/---

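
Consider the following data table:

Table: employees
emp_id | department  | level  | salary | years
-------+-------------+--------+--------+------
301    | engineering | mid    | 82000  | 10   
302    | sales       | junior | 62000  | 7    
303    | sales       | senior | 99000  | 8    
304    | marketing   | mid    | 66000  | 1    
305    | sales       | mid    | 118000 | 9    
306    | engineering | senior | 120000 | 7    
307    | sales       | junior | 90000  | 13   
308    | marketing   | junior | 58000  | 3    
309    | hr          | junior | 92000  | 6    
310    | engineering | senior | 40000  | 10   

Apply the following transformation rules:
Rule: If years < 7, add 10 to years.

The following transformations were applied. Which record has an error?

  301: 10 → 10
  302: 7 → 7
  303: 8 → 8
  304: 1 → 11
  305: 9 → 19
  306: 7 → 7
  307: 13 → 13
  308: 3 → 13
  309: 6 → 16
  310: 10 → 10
Record 305 has an error. The correct transformed value should be 9, not 19.

Step 1: Check each record against the rule
Step 2: Record 305 has years = 9
Step 3: Since 9 >= 7, the bonus should not have been applied
Step 4: Correct value = 9, but claimed value = 19
Conclusion: Record 305 has the error.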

\---

### What you have to do
Copy every line of the listing above exactly.

### Reply
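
Consider the following data table:

Table: employees
emp_id | department  | level  | salary | years
-------+-------------+--------+--------+------
301    | engineering | mid    | 82000  | 10   
302    | sales       | junior | 62000  | 7    
303    | sales       | senior | 99000  | 8    
304    | marketing   | mid    | 66000  | 1    
305    | sales       | mid    | 118000 | 9    
306    | engineering | senior | 120000 | 7    
307    | sales       | junior | 90000  | 13   
308    | marketing   | junior | 58000  | 3    
309    | hr          | junior | 92000  | 6    
310    | engineering | senior | 40000  | 10   

Apply the following transformation rules:
Rule: If years < 7, add 10 to years.

The following transformations were applied. Which record has an error?

  301: 10 → 10
  302: 7 → 7
  303: 8 → 8
  304: 1 → 11
  305: 9 → 19
  306: 7 → 7
  307: 13 → 13
  308: 3 → 13
  309: 6 → 16
  310: 10 → 10
Record 305 has an error. The correct transformed value should be 9, not 19.

Step 1: Check each record against the rule
Step 2: Record 305 has years = 9
Step 3: Since 9 >= 7, the bonus should not have been applied
Step 4: Correct value = 9, but claimed value = 19
Conclusion: Record 305 has the error.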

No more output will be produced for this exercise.